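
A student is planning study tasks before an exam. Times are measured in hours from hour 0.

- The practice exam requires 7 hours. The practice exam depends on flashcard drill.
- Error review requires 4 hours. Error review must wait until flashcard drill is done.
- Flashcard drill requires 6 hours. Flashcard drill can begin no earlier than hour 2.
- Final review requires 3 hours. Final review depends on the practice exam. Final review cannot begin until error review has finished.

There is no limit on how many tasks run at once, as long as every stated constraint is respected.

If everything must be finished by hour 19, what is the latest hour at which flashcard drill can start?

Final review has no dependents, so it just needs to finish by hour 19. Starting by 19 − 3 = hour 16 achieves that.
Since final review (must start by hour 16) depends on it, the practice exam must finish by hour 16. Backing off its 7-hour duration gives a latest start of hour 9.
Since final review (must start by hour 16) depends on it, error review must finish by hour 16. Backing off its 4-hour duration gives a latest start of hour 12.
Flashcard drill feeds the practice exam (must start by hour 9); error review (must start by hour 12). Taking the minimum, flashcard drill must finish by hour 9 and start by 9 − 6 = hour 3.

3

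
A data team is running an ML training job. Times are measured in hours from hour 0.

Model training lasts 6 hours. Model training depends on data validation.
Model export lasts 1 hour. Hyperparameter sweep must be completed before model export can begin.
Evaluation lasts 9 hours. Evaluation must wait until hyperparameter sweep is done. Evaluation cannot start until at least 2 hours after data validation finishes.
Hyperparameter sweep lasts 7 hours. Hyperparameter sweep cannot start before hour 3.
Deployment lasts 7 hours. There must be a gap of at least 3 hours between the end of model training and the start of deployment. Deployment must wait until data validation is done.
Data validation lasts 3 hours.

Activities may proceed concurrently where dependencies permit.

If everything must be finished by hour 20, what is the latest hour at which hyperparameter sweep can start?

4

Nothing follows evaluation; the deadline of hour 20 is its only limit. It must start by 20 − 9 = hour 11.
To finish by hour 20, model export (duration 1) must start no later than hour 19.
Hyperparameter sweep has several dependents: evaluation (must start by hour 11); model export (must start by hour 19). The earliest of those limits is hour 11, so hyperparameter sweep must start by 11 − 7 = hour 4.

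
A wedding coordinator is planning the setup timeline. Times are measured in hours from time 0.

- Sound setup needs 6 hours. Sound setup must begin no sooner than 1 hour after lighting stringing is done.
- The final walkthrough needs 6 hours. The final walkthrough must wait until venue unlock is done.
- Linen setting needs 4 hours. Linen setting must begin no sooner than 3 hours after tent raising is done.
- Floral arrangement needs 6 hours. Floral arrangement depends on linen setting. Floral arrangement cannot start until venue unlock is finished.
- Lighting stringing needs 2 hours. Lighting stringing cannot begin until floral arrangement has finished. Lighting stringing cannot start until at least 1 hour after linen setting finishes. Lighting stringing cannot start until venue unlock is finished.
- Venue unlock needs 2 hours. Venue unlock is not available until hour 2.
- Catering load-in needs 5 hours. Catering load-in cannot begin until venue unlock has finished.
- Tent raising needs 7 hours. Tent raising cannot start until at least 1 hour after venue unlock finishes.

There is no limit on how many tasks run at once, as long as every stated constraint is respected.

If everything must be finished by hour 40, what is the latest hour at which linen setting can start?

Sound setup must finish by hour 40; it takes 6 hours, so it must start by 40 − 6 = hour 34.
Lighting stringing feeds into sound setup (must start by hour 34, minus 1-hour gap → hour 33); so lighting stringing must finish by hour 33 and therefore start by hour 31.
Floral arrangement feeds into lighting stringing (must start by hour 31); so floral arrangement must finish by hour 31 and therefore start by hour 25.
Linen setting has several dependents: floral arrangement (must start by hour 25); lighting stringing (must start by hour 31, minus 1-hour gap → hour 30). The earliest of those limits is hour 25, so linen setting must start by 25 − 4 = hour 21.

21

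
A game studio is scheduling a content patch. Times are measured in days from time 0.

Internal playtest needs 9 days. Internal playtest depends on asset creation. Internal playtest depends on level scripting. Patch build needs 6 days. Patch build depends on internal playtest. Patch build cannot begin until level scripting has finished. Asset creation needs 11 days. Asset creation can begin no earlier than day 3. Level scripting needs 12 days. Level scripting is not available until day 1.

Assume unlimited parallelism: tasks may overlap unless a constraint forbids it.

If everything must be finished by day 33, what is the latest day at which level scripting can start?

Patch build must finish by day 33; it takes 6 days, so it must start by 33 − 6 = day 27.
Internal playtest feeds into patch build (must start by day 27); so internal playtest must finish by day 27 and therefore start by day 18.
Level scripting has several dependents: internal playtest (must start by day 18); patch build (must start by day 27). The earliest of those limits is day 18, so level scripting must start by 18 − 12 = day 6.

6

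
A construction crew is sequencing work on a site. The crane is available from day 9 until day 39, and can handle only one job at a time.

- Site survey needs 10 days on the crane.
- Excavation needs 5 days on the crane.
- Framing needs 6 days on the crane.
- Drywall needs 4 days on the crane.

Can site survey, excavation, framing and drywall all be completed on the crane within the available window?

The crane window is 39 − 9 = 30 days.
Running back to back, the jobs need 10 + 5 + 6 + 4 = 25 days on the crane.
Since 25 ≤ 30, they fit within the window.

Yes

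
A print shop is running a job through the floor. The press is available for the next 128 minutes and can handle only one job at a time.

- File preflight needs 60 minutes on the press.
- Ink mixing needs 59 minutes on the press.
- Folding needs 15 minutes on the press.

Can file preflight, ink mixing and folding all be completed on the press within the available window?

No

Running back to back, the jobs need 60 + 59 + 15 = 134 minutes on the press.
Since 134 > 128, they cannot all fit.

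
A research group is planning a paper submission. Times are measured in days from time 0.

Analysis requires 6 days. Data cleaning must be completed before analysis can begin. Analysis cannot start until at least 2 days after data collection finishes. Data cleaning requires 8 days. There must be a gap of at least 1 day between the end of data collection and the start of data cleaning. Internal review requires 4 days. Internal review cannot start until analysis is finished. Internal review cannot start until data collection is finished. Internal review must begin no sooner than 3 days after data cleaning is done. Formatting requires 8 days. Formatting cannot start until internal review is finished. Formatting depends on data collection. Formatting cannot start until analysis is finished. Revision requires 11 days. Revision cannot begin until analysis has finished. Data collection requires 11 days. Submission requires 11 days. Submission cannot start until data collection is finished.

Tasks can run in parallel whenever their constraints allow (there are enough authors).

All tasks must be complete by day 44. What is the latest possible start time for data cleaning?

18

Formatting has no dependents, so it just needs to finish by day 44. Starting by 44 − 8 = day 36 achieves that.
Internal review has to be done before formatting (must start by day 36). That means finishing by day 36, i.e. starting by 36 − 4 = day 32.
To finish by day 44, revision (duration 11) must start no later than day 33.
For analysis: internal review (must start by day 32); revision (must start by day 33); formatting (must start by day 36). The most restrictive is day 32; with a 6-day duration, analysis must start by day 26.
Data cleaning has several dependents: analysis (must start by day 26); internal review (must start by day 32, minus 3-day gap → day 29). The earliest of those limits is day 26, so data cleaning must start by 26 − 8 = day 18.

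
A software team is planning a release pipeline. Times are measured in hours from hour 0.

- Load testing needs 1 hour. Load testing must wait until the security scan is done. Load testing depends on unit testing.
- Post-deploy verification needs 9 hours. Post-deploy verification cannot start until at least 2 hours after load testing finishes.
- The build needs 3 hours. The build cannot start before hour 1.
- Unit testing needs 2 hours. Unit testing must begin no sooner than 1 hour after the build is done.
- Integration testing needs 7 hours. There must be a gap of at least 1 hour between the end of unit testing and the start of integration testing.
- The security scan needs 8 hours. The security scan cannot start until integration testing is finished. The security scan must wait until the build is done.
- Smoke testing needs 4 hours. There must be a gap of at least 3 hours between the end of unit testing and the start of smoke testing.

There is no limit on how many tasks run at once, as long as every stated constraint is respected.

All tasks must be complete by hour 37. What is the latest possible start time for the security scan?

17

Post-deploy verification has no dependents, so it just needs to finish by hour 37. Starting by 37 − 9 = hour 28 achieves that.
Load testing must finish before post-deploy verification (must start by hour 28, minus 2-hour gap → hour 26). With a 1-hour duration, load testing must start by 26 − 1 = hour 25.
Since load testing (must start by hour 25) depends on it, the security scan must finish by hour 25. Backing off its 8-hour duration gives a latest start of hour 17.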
_ _ _ _ _ _ _
GOAL OF THE EXERCISE: Could you copy each line in the listing above that includes the word "raising"?

RESPONSE AREA:
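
- Linen setting needs 4 hours. Linen setting must begin no sooner than 3 hours after tent raising is done.
- Tent raising needs 7 hours. Tent raising cannot start until at least 1 hour after venue unlock finishes.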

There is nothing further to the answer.